**Work to be completed**. From the entries below, return exactly the lines beginning at the one that contains "Over the course" and ending at the one that contains "(ii) Under its", both of them included, and only those lines.

**Material supplied**.
※

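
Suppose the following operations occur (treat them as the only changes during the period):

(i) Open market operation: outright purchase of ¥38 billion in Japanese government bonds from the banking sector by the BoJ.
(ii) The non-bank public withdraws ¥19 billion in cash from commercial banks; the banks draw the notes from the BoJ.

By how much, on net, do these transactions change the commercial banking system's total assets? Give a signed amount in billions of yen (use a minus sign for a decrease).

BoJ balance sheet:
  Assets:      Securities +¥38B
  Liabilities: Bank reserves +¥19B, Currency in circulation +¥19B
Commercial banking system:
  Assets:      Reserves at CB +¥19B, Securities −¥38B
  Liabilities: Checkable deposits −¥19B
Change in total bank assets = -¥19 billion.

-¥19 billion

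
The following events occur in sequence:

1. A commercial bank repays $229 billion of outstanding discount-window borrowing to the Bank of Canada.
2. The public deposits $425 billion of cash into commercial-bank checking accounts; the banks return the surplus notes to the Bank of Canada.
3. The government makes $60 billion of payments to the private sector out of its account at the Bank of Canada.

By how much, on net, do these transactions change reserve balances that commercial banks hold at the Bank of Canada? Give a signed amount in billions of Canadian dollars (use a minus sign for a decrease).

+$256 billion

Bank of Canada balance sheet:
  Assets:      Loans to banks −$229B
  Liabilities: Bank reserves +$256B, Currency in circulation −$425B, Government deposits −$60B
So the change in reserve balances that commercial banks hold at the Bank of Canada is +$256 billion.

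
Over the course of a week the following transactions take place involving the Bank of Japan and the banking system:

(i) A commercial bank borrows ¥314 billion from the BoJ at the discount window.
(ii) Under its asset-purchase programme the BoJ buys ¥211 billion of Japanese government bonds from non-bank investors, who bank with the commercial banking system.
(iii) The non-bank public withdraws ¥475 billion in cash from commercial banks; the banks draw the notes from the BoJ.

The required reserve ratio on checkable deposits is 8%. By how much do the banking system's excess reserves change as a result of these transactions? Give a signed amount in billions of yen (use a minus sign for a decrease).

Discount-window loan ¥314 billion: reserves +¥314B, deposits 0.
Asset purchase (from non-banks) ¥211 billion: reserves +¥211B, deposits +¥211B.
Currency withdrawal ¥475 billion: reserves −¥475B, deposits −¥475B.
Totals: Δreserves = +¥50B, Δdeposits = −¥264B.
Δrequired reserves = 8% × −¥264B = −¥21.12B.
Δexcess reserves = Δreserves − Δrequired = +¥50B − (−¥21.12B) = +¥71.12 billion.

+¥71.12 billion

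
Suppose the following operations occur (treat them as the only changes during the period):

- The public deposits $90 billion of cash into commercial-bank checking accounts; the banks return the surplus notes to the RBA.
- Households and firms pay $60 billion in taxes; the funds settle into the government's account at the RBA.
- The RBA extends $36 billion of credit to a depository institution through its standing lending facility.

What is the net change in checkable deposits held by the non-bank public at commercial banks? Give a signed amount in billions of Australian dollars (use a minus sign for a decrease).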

※

**Task output**.
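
Over the course of a week the following transactions take place involving the Bank of Japan and the banking system:

(i) A commercial bank borrows ¥314 billion from the BoJ at the discount window.
(ii) Under its asset-purchase programme the BoJ buys ¥211 billion of Japanese government bonds from non-bank investors, who bank with the commercial banking system.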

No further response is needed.